How to complete this task: Repeat all entries exactly.

[Data excerpts]
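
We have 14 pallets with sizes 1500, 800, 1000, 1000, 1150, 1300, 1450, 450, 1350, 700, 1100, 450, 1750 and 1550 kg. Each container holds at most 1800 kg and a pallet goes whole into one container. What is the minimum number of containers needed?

Total = 1750 + 1550 + 1500 + 1450 + 1350 + 1300 + 1150 + 1100 + 1000 + 1000 + 800 + 700 + 450 + 450 = 15550 kg.
Lower bound: ⌈15550/1800⌉ = 9 containers.
Also, 10 pallets each exceed 900 kg, and no two of those can share a container, so at least 10 containers are needed.
A packing using 10 containers:
  container 1: 1750 = 1750
  container 2: 1550 = 1550
  container 3: 1500 = 1500
  container 4: 1450 = 1450
  container 5: 1350 + 450 = 1800
  container 6: 1300 + 450 = 1750
  container 7: 1150 = 1150
  container 8: 1100 + 700 = 1800
  container 9: 1000 + 800 = 1800
  container 10: 1000 = 1000
This matches the lower bound, so 10 is optimal.

10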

Written response:
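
We have 14 pallets with sizes 1500, 800, 1000, 1000, 1150, 1300, 1450, 450, 1350, 700, 1100, 450, 1750 and 1550 kg. Each container holds at most 1800 kg and a pallet goes whole into one container. What is the minimum number of containers needed?

Total = 1750 + 1550 + 1500 + 1450 + 1350 + 1300 + 1150 + 1100 + 1000 + 1000 + 800 + 700 + 450 + 450 = 15550 kg.
Lower bound: ⌈15550/1800⌉ = 9 containers.
Also, 10 pallets each exceed 900 kg, and no two of those can share a container, so at least 10 containers are needed.
A packing using 10 containers:
  container 1: 1750 = 1750
  container 2: 1550 = 1550
  container 3: 1500 = 1500
  container 4: 1450 = 1450
  container 5: 1350 + 450 = 1800
  container 6: 1300 + 450 = 1750
  container 7: 1150 = 1150
  container 8: 1100 + 700 = 1800
  container 9: 1000 + 800 = 1800
  container 10: 1000 = 1000
This matches the lower bound, so 10 is optimal.

10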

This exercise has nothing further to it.